> **RECORDS SUPPLIED**:
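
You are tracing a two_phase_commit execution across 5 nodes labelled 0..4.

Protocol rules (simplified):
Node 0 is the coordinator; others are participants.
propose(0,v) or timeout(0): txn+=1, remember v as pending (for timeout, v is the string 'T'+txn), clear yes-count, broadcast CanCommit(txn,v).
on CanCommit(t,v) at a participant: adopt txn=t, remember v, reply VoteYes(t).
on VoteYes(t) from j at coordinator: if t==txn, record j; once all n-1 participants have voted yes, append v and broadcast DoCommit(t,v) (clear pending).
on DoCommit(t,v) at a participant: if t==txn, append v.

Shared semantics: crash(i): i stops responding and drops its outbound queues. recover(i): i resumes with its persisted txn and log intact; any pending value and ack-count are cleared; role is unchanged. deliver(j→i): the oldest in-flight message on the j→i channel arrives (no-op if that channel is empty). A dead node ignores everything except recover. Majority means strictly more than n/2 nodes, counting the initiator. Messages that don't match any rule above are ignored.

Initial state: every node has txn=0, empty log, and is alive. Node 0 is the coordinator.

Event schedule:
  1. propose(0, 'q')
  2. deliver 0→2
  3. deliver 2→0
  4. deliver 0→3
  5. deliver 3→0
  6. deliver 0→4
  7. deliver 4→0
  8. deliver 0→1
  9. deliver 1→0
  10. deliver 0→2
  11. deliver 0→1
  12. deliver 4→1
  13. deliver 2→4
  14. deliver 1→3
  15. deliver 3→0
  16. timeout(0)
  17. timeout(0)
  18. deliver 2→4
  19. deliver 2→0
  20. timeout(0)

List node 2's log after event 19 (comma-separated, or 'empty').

q

1. propose(0,'q'):  <0:coor t1 ->
2. deliver 0→2:  <2:part t1 ->
3. deliver 2→0:  nop
4. deliver 0→3:  <3:part t1 ->
5. deliver 3→0:  nop
6. deliver 0→4:  <4:part t1 ->
7. deliver 4→0:  nop
8. deliver 0→1:  <1:part t1 ->
9. deliver 1→0:  <0:coor t1 q>
10. deliver 0→2:  <2:part t1 q>
11. deliver 0→1:  <1:part t1 q>
12. deliver 4→1:  nop
13. deliver 2→4:  nop
14. deliver 1→3:  nop
15. deliver 3→0:  nop
16. timeout(0):  <0:coor t2 q>
17. timeout(0):  <0:coor t3 q>
18. deliver 2→4:  nop
19. deliver 2→0:  nop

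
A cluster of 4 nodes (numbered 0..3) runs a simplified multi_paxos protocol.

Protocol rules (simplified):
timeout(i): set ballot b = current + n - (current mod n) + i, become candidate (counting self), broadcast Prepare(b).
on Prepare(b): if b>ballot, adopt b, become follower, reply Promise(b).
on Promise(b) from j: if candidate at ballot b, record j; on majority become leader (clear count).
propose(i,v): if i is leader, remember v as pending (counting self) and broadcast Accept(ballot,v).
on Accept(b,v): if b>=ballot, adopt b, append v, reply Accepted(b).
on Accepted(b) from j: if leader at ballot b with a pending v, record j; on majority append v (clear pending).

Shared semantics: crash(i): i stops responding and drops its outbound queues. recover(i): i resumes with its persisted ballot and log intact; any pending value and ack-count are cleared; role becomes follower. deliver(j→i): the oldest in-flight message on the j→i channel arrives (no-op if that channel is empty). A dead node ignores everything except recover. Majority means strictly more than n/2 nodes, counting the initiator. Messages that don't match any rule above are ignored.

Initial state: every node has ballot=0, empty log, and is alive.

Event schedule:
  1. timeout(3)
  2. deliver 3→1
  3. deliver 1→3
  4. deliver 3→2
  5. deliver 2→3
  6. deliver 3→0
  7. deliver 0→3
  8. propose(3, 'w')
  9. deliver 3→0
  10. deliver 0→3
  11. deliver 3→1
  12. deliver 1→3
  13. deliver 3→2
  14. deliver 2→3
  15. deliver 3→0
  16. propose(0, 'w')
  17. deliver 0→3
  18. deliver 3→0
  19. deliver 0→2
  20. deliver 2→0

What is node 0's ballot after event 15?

step 1 timeout(3): 3={cand,b=7,log=-}
step 2 deliver 3→1: 1={foll,b=7,log=-}
step 3 deliver 1→3: —
step 4 deliver 3→2: 2={foll,b=7,log=-}
step 5 deliver 2→3: 3={lead,b=7,log=-}
step 6 deliver 3→0: 0={foll,b=7,log=-}
step 7 deliver 0→3: —
step 8 propose(3,'w'): —
step 9 deliver 3→0: 0={foll,b=7,log=w}
step 10 deliver 0→3: —
step 11 deliver 3→1: 1={foll,b=7,log=w}
step 12 deliver 1→3: 3={lead,b=7,log=w}
step 13 deliver 3→2: 2={foll,b=7,log=w}
step 14 deliver 2→3: —
step 15 deliver 3→0: —

7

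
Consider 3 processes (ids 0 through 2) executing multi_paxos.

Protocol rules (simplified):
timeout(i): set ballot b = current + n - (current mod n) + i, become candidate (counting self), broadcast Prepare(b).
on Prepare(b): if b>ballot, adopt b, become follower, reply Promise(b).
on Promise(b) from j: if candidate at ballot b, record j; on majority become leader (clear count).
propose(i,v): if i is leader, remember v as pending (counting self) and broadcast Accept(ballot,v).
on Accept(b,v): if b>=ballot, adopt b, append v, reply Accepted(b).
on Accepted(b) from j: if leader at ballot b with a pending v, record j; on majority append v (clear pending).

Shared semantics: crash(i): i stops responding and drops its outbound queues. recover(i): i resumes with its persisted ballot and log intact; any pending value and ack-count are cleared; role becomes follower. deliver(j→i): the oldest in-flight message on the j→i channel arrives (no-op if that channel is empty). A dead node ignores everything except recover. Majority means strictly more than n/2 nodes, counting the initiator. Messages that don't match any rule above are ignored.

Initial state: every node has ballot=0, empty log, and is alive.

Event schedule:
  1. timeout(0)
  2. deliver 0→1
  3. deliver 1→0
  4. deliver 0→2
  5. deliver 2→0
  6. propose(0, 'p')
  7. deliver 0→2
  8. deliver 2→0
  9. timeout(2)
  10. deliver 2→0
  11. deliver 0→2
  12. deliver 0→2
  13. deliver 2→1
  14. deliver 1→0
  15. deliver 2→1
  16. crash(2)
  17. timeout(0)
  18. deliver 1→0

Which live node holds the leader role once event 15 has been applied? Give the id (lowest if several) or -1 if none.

2

[1] timeout(0) → N0(cand b3 [-])
[2] deliver 0→1 → N1(foll b3 [-])
[3] deliver 1→0 → N0(lead b3 [-])
[4] deliver 0→2 → N2(foll b3 [-])
[5] deliver 2→0 → ∅
[6] propose(0,'p') → ∅
[7] deliver 0→2 → N2(foll b3 [p])
[8] deliver 2→0 → N0(lead b3 [p])
[9] timeout(2) → N2(cand b8 [p])
[10] deliver 2→0 → N0(foll b8 [p])
[11] deliver 0→2 → N2(lead b8 [p])
[12] deliver 0→2 → ∅
[13] deliver 2→1 → N1(foll b8 [-])
[14] deliver 1→0 → ∅
[15] deliver 2→1 → ∅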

> **DESCRIPTION OF THE TASK**: Each line from the one with "7. deliver 0→2" through the last line of the material is to be retyped exactly, and no other line is.

> **TASK RESULT**:
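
  7. deliver 0→2
  8. deliver 2→0
  9. timeout(2)
  10. deliver 2→0
  11. deliver 0→2
  12. deliver 0→2
  13. deliver 2→1
  14. deliver 1→0
  15. deliver 2→1
  16. crash(2)
  17. timeout(0)
  18. deliver 1→0

Which live node holds the leader role once event 15 has been applied? Give the id (lowest if several) or -1 if none.

2

[1] timeout(0) → N0(cand b3 [-])
[2] deliver 0→1 → N1(foll b3 [-])
[3] deliver 1→0 → N0(lead b3 [-])
[4] deliver 0→2 → N2(foll b3 [-])
[5] deliver 2→0 → ∅
[6] propose(0,'p') → ∅
[7] deliver 0→2 → N2(foll b3 [p])
[8] deliver 2→0 → N0(lead b3 [p])
[9] timeout(2) → N2(cand b8 [p])
[10] deliver 2→0 → N0(foll b8 [p])
[11] deliver 0→2 → N2(lead b8 [p])
[12] deliver 0→2 → ∅
[13] deliver 2→1 → N1(foll b8 [-])
[14] deliver 1→0 → ∅
[15] deliver 2→1 → ∅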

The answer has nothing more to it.